START RECORDS FOR THIS TASK

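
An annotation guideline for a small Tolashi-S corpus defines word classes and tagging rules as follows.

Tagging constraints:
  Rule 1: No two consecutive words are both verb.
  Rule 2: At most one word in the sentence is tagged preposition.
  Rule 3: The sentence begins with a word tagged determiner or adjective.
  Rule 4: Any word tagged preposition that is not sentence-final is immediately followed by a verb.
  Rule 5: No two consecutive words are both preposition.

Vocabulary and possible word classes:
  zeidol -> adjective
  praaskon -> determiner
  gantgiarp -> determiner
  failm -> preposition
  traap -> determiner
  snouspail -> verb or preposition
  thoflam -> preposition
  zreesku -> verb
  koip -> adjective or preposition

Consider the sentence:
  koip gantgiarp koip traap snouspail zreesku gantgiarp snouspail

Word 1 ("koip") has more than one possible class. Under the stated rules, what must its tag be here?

Candidates per position — 1:koip {adjective,preposition}; 2:gantgiarp {determiner}; 3:koip {adjective,preposition}; 4:traap {determiner}; 5:snouspail {verb,preposition}; 6:zreesku {verb}; 7:gantgiarp {determiner}; 8:snouspail {verb,preposition}.
Position 1: preposition is ruled out by rule 3; that leaves adjective.
Position 3: preposition is ruled out by rule 4; that leaves adjective.
Position 5: verb is ruled out by rule 1; that leaves preposition.
Position 8: preposition is ruled out by rule 2; that leaves verb.
That leaves exactly one tagging: adjective determiner adjective determiner preposition verb determiner verb.
Checking: rule 1 holds; rule 2 holds; rule 3 holds; rule 4 holds; rule 5 holds.

adjective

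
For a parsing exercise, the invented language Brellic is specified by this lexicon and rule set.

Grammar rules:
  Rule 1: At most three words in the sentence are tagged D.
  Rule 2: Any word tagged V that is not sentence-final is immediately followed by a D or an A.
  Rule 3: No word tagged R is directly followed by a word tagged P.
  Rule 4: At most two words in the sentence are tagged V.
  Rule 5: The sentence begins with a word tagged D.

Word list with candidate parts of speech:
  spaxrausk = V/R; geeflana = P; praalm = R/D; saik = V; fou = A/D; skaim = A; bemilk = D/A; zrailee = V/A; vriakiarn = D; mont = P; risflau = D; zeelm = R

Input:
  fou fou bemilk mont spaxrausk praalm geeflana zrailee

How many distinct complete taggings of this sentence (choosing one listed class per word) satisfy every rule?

12

Candidates per position — 1:fou {A,D}; 2:fou {A,D}; 3:bemilk {D,A}; 4:mont {P}; 5:spaxrausk {V,R}; 6:praalm {R,D}; 7:geeflana {P}; 8:zrailee {V,A}.
There are 64 candidate sequences in total.
Checking each against the rules leaves 12 sequences.
Count = 12.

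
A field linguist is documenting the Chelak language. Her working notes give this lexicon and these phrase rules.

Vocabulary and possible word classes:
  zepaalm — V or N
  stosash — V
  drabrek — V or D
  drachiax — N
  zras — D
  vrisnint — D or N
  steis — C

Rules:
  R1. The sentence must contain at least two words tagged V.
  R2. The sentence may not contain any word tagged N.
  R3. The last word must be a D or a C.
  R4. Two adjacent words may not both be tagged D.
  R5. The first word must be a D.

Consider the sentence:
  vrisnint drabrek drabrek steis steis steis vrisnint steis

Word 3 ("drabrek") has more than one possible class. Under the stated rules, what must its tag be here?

Candidates per position — 1:vrisnint {D,N}; 2:drabrek {V,D}; 3:drabrek {V,D}; 4:steis {C}; 5:steis {C}; 6:steis {C}; 7:vrisnint {D,N}; 8:steis {C}.
Position 1: N is ruled out by rule 2; that leaves D.
Position 2: D is ruled out by rule 1; that leaves V.
Position 3: D is ruled out by rule 1; that leaves V.
Position 7: N is ruled out by rule 2; that leaves D.
The only consistent sequence is: D V V C C C D C.
Verifying each rule — rule 1 ✓; rule 2 ✓; rule 3 ✓; rule 4 ✓; rule 5 ✓.

V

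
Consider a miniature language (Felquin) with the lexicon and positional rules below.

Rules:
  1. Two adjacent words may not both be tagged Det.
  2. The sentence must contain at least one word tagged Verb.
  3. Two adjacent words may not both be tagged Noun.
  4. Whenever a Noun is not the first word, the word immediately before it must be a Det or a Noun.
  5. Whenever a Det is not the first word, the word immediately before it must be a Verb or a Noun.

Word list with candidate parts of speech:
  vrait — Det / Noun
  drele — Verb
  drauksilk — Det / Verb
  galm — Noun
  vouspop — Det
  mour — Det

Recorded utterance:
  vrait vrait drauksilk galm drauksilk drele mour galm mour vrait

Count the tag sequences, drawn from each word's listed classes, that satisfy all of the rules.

Candidates per position — 1:vrait {Det,Noun}; 2:vrait {Det,Noun}; 3:drauksilk {Det,Verb}; 4:galm {Noun}; 5:drauksilk {Det,Verb}; 6:drele {Verb}; 7:mour {Det}; 8:galm {Noun}; 9:mour {Det}; 10:vrait {Det,Noun}.
There are 32 candidate sequences in total.
The sequences that satisfy every rule: Det Noun Det Noun Det Verb Det Noun Det Noun; Det Noun Det Noun Verb Verb Det Noun Det Noun.
Count = 2.

2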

END RECORDS FOR THIS TASK

* **WORK REQUIRED**:
Nothing but an exact copy of the lines from the first one above through the line holding "snouspail -> verb or preposition" should be returned.

* **WORKED SOLUTION**:
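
An annotation guideline for a small Tolashi-S corpus defines word classes and tagging rules as follows.

Tagging constraints:
  Rule 1: No two consecutive words are both verb.
  Rule 2: At most one word in the sentence is tagged preposition.
  Rule 3: The sentence begins with a word tagged determiner or adjective.
  Rule 4: Any word tagged preposition that is not sentence-final is immediately followed by a verb.
  Rule 5: No two consecutive words are both preposition.

Vocabulary and possible word classes:
  zeidol -> adjective
  praaskon -> determiner
  gantgiarp -> determiner
  failm -> preposition
  traap -> determiner
  snouspail -> verb or preposition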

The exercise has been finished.